YOUR OBJECTIVE: In the records below, find the line containing "For the Bearwater, mean" and retype it and every line after it exactly, adding nothing.

Stored dataset items:
----
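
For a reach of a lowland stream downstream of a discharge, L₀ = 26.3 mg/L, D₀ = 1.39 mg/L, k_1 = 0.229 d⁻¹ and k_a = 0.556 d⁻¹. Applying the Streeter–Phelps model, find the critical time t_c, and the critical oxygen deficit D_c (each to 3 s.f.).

t_c ≈ 2.47 d; D_c ≈ 6.15 mg/L

With k_a/k_1 = 2.428 and 1 − D₀(k_a−k_1)/(k_1 L₀) = 0.9245,
t_c = ln(2.428 × 0.9245) / (0.556 − 0.229) = ln(2.245) / 0.3270 = 0.8086/0.3270 = 2.473 d.
D_c = (k_1/k_a) L₀ e^(−k_1 t_c) = (0.229/0.556) × 26.3 × e^(−0.229×2.473) = 0.4119 × 26.3 × 0.5676 = 6.149 mg/L.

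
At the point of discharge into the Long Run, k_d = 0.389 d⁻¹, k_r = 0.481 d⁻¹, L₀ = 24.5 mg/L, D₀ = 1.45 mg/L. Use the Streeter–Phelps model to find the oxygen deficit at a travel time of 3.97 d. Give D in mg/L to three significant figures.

k_d L₀/(k_r−k_d) = 0.389×24.5/(0.481−0.389) = 9.530/0.09200 = 103.6 mg/L.
e^(−k_d t) = e^(−0.389×3.970) = 0.2135; e^(−k_r t) = e^(−0.481×3.970) = 0.1481.
D = 103.6 × (0.2135 − 0.1481) + 1.45 × 0.1481 = 6.766 + 0.2148 = 6.981 mg/L.

D ≈ 6.98 mg/L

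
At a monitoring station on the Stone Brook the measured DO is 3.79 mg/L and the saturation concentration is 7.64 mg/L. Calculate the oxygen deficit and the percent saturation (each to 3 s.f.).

D ≈ 3.85 mg/L; 49.6 % saturation

D = C_s − C = 7.64 − 3.79 = 3.85 mg/L.
% saturation = 3.79/7.64 × 100 = 49.6 %.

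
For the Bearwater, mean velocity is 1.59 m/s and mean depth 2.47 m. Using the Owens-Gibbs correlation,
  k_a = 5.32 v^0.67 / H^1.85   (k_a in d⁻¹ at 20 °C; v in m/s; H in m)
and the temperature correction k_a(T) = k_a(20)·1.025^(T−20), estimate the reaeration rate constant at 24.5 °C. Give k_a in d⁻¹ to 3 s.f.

k_a(20) = 5.32 × 1.59^0.67 / 2.47^1.85 = 5.32 × 1.364 / 5.327 = 1.363 d⁻¹.
k_a(24.5) = 1.363 × 1.025^(24.5−20) = 1.363 × 1.118 = 1.523 d⁻¹.

k_a ≈ 1.52 d⁻¹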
----
WRITTEN SOLUTION:
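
For the Bearwater, mean velocity is 1.59 m/s and mean depth 2.47 m. Using the Owens-Gibbs correlation,
  k_a = 5.32 v^0.67 / H^1.85   (k_a in d⁻¹ at 20 °C; v in m/s; H in m)
and the temperature correction k_a(T) = k_a(20)·1.025^(T−20), estimate the reaeration rate constant at 24.5 °C. Give k_a in d⁻¹ to 3 s.f.

k_a(20) = 5.32 × 1.59^0.67 / 2.47^1.85 = 5.32 × 1.364 / 5.327 = 1.363 d⁻¹.
k_a(24.5) = 1.363 × 1.025^(24.5−20) = 1.363 × 1.118 = 1.523 d⁻¹.

k_a ≈ 1.52 d⁻¹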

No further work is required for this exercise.